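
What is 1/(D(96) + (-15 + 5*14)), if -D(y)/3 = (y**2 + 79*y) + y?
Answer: -1/50633 ≈ -1.9750e-5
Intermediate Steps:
D(y) = -240*y - 3*y**2 (D(y) = -3*((y**2 + 79*y) + y) = -3*(y**2 + 80*y) = -240*y - 3*y**2)
1/(D(96) + (-15 + 5*14)) = 1/(-3*96*(80 + 96) + (-15 + 5*14)) = 1/(-3*96*176 + (-15 + 70)) = 1/(-50688 + 55) = 1/(-50633) = -1/50633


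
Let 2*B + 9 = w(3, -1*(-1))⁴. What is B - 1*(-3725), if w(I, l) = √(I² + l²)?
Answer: 7541/2 ≈ 3770.5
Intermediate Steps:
B = 91/2 (B = -9/2 + (√(3² + (-1*(-1))²))⁴/2 = -9/2 + (√(9 + 1²))⁴/2 = -9/2 + (√(9 + 1))⁴/2 = -9/2 + (√10)⁴/2 = -9/2 + (½)*100 = -9/2 + 50 = 91/2 ≈ 45.500)
B - 1*(-3725) = 91/2 - 1*(-3725) = 91/2 + 3725 = 7541/2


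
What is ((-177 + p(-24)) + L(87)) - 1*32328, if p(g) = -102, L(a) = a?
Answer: -32520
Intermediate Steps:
((-177 + p(-24)) + L(87)) - 1*32328 = ((-177 - 102) + 87) - 1*32328 = (-279 + 87) - 32328 = -192 - 32328 = -32520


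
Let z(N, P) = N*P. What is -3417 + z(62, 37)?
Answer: -1123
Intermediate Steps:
-3417 + z(62, 37) = -3417 + 62*37 = -3417 + 2294 = -1123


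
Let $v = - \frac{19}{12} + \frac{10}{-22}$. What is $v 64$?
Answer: $- \frac{4304}{33} \approx -130.42$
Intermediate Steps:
$v = - \frac{269}{132}$ ($v = \left(-19\right) \frac{1}{12} + 10 \left(- \frac{1}{22}\right) = - \frac{19}{12} - \frac{5}{11} = - \frac{269}{132} \approx -2.0379$)
$v 64 = \left(- \frac{269}{132}\right) 64 = - \frac{4304}{33}$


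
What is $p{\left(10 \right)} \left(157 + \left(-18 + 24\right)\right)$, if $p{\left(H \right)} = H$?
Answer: $1630$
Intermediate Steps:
$p{\left(10 \right)} \left(157 + \left(-18 + 24\right)\right) = 10 \left(157 + \left(-18 + 24\right)\right) = 10 \left(157 + 6\right) = 10 \cdot 163 = 1630$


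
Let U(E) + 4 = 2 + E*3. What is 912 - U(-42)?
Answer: 1040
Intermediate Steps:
U(E) = -2 + 3*E (U(E) = -4 + (2 + E*3) = -4 + (2 + 3*E) = -2 + 3*E)
912 - U(-42) = 912 - (-2 + 3*(-42)) = 912 - (-2 - 126) = 912 - 1*(-128) = 912 + 128 = 1040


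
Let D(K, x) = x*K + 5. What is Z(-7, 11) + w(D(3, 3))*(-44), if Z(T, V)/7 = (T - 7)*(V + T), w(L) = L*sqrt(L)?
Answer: -392 - 616*sqrt(14) ≈ -2696.9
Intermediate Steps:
D(K, x) = 5 + K*x (D(K, x) = K*x + 5 = 5 + K*x)
w(L) = L**(3/2)
Z(T, V) = 7*(-7 + T)*(T + V) (Z(T, V) = 7*((T - 7)*(V + T)) = 7*((-7 + T)*(T + V)) = 7*(-7 + T)*(T + V))
Z(-7, 11) + w(D(3, 3))*(-44) = (-49*(-7) - 49*11 + 7*(-7)**2 + 7*(-7)*11) + (5 + 3*3)**(3/2)*(-44) = (343 - 539 + 7*49 - 539) + (5 + 9)**(3/2)*(-44) = (343 - 539 + 343 - 539) + 14**(3/2)*(-44) = -392 + (14*sqrt(14))*(-44) = -392 - 616*sqrt(14)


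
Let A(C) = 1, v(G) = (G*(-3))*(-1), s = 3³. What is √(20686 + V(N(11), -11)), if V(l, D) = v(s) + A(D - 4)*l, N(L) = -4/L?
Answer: √2512763/11 ≈ 144.11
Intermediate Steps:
s = 27
v(G) = 3*G (v(G) = -3*G*(-1) = 3*G)
V(l, D) = 81 + l (V(l, D) = 3*27 + 1*l = 81 + l)
√(20686 + V(N(11), -11)) = √(20686 + (81 - 4/11)) = √(20686 + 887/11) = √(228433/11) = √2512763/11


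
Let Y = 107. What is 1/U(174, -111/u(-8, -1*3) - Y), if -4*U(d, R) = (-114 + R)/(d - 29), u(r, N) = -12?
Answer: 2320/847 ≈ 2.7391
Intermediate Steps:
U(d, R) = -(-114 + R)/(4*(-29 + d)) (U(d, R) = -(-114 + R)/(4*(d - 29)) = -(-114 + R)/(4*(-29 + d)))
1/U(174, -111/u(-8, -1*3) - Y) = 1/((114 - (-111/(-12) - 1*107))/(4*(-29 + 174))) = 1/((1/4)*(114 - (-111*(-1/12) - 107))/145) = 1/((1/4)*(1/145)*(114 - (37/4 - 107))) = 1/((1/4)*(1/145)*(114 - 1*(-391/4))) = 1/((1/4)*(1/145)*(114 + 391/4)) = 1/((1/4)*(1/145)*(847/4)) = 1/(847/2320) = 2320/847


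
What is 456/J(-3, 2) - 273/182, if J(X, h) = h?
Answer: 453/2 ≈ 226.50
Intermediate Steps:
456/J(-3, 2) - 273/182 = 456/2 - 273/182 = 456*(½) - 273*1/182 = 228 - 3/2 = 453/2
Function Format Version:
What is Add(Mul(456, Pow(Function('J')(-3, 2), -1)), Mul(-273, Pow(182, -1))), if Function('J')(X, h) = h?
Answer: Rational(453, 2) ≈ 226.50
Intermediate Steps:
Add(Mul(456, Pow(Function('J')(-3, 2), -1)), Mul(-273, Pow(182, -1))) = Add(Mul(456, Pow(2, -1)), Mul(-273, Pow(182, -1))) = Add(Mul(456, Rational(1, 2)), Mul(-273, Rational(1, 182))) = Add(228, Rational(-3, 2)) = Rational(453, 2)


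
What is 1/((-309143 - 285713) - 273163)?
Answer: -1/868019 ≈ -1.1520e-6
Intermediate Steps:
1/((-309143 - 285713) - 273163) = 1/(-594856 - 273163) = 1/(-868019) = -1/868019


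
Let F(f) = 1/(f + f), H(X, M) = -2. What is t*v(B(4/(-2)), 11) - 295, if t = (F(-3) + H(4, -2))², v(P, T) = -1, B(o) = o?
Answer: -10789/36 ≈ -299.69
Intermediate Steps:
F(f) = 1/(2*f)
t = 169/36 (t = ((½)/(-3) - 2)² = ((½)*(-⅓) - 2)² = (-⅙ - 2)² = (-13/6)² = 169/36 ≈ 4.6944)
t*v(B(4/(-2)), 11) - 295 = (169/36)*(-1) - 295 = -169/36 - 295 = -10789/36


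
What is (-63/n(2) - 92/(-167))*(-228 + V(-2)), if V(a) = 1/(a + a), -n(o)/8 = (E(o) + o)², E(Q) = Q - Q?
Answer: -12293545/21376 ≈ -575.11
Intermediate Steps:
E(Q) = 0
n(o) = -8*o² (n(o) = -8*(0 + o)² = -8*o²)
V(a) = 1/(2*a)
(-63/n(2) - 92/(-167))*(-228 + V(-2)) = (-63/((-8*2²)) - 92/(-167))*(-228 + (½)/(-2)) = (-63/((-8*4)) - 92*(-1/167))*(-228 + (½)*(-½)) = (-63/(-32) + 92/167)*(-228 - ¼) = (-63*(-1/32) + 92/167)*(-913/4) = (63/32 + 92/167)*(-913/4) = (13465/5344)*(-913/4) = -12293545/21376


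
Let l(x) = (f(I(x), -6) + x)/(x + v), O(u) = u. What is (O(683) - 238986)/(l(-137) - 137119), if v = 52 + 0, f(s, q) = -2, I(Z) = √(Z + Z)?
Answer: 20255755/11654976 ≈ 1.7379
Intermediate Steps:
I(Z) = √2*√Z (I(Z) = √(2*Z) = √2*√Z)
v = 52
l(x) = (-2 + x)/(52 + x) (l(x) = (-2 + x)/(x + 52) = (-2 + x)/(52 + x))
(O(683) - 238986)/(l(-137) - 137119) = (683 - 238986)/((-2 - 137)/(52 - 137) - 137119) = -238303/(-139/(-85) - 137119) = -238303/(-1/85*(-139) - 137119) = -238303/(139/85 - 137119) = -238303/(-11654976/85) = -238303*(-85/11654976) = 20255755/11654976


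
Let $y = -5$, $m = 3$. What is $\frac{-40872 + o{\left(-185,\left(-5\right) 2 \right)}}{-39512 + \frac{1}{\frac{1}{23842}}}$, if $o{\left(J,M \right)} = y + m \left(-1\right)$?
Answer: $\frac{4088}{1567} \approx 2.6088$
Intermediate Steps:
$o{\left(J,M \right)} = -8$ ($o{\left(J,M \right)} = -5 + 3 \left(-1\right) = -5 - 3 = -8$)
$\frac{-40872 + o{\left(-185,\left(-5\right) 2 \right)}}{-39512 + \frac{1}{\frac{1}{23842}}} = \frac{-40872 - 8}{-39512 + \frac{1}{\frac{1}{23842}}} = - \frac{40880}{-39512 + \frac{1}{\frac{1}{23842}}} = - \frac{40880}{-39512 + 23842} = - \frac{40880}{-15670} = \left(-40880\right) \left(- \frac{1}{15670}\right) = \frac{4088}{1567}$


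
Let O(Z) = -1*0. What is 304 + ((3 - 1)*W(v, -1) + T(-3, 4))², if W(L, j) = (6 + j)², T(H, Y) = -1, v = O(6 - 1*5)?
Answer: 2705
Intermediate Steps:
O(Z) = 0
v = 0
304 + ((3 - 1)*W(v, -1) + T(-3, 4))² = 304 + ((3 - 1)*(6 - 1)² - 1)² = 304 + (2*5² - 1)² = 304 + (2*25 - 1)² = 304 + (50 - 1)² = 304 + 49² = 304 + 2401 = 2705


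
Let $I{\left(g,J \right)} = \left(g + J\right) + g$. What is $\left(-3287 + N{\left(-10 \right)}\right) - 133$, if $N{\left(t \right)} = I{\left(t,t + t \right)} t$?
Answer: $-3020$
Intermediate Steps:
$I{\left(g,J \right)} = J + 2 g$ ($I{\left(g,J \right)} = \left(J + g\right) + g = J + 2 g$)
$N{\left(t \right)} = 4 t^{2}$ ($N{\left(t \right)} = \left(\left(t + t\right) + 2 t\right) t = \left(2 t + 2 t\right) t = 4 t t = 4 t^{2}$)
$\left(-3287 + N{\left(-10 \right)}\right) - 133 = \left(-3287 + 4 \left(-10\right)^{2}\right) - 133 = \left(-3287 + 4 \cdot 100\right) - 133 = \left(-3287 + 400\right) - 133 = -2887 - 133 = -3020$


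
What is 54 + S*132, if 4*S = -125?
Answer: -4071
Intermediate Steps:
S = -125/4 (S = (¼)*(-125) = -125/4 ≈ -31.250)
54 + S*132 = 54 - 125/4*132 = 54 - 4125 = -4071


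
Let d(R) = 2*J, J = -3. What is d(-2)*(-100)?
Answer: 600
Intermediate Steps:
d(R) = -6 (d(R) = 2*(-3) = -6)
d(-2)*(-100) = -6*(-100) = 600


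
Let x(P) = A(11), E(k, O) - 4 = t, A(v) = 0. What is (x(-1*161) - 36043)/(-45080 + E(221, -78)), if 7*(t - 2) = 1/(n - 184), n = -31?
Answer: 54244715/67836371 ≈ 0.79964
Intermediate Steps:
t = 3009/1505 (t = 2 + 1/(7*(-31 - 184)) = 2 + (1/7)/(-215) = 2 + (1/7)*(-1/215) = 2 - 1/1505 = 3009/1505 ≈ 1.9993)
E(k, O) = 9029/1505 (E(k, O) = 4 + 3009/1505 = 9029/1505)
x(P) = 0
(x(-1*161) - 36043)/(-45080 + E(221, -78)) = (0 - 36043)/(-45080 + 9029/1505) = -36043/(-67836371/1505) = -36043*(-1505/67836371) = 54244715/67836371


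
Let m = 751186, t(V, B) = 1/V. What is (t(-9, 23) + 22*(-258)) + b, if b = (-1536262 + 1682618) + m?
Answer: 8026793/9 ≈ 8.9187e+5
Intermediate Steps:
b = 897542 (b = (-1536262 + 1682618) + 751186 = 146356 + 751186 = 897542)
(t(-9, 23) + 22*(-258)) + b = (1/(-9) + 22*(-258)) + 897542 = (-⅑ - 5676) + 897542 = -51085/9 + 897542 = 8026793/9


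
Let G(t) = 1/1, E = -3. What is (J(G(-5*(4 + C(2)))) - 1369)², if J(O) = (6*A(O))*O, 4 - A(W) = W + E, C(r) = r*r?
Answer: 1776889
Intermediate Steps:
C(r) = r²
A(W) = 7 - W (A(W) = 4 - (W - 3) = 4 - (-3 + W) = 4 + (3 - W) = 7 - W)
G(t) = 1
J(O) = O*(42 - 6*O) (J(O) = (6*(7 - O))*O = (42 - 6*O)*O = O*(42 - 6*O))
(J(G(-5*(4 + C(2)))) - 1369)² = (6*1*(7 - 1*1) - 1369)² = (6*1*(7 - 1) - 1369)² = (6*1*6 - 1369)² = (36 - 1369)² = (-1333)² = 1776889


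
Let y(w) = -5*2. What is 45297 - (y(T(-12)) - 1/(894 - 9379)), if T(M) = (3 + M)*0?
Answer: 384429894/8485 ≈ 45307.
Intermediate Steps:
T(M) = 0
y(w) = -10
45297 - (y(T(-12)) - 1/(894 - 9379)) = 45297 - (-10 - 1/(894 - 9379)) = 45297 - (-10 - 1/(-8485)) = 45297 - (-10 - 1*(-1/8485)) = 45297 - (-10 + 1/8485) = 45297 - 1*(-84849/8485) = 45297 + 84849/8485 = 384429894/8485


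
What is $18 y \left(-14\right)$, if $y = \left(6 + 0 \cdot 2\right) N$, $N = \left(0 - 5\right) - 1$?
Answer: $9072$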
--
Instructions for the task »
Only the lines from the start of the material through the line containing "Answer: 7541/2 ≈ 3770.5" should be repeated, and they should be repeated exactly.

Response to the exercise »
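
What is 1/(D(96) + (-15 + 5*14)), if -D(y)/3 = (y**2 + 79*y) + y?
Answer: -1/50633 ≈ -1.9750e-5
Intermediate Steps:
D(y) = -240*y - 3*y**2 (D(y) = -3*((y**2 + 79*y) + y) = -3*(y**2 + 80*y) = -240*y - 3*y**2)
1/(D(96) + (-15 + 5*14)) = 1/(-3*96*(80 + 96) + (-15 + 5*14)) = 1/(-3*96*176 + (-15 + 70)) = 1/(-50688 + 55) = 1/(-50633) = -1/50633


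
Let 2*B + 9 = w(3, -1*(-1))⁴. What is B - 1*(-3725), if w(I, l) = √(I² + l²)?
Answer: 7541/2 ≈ 3770.5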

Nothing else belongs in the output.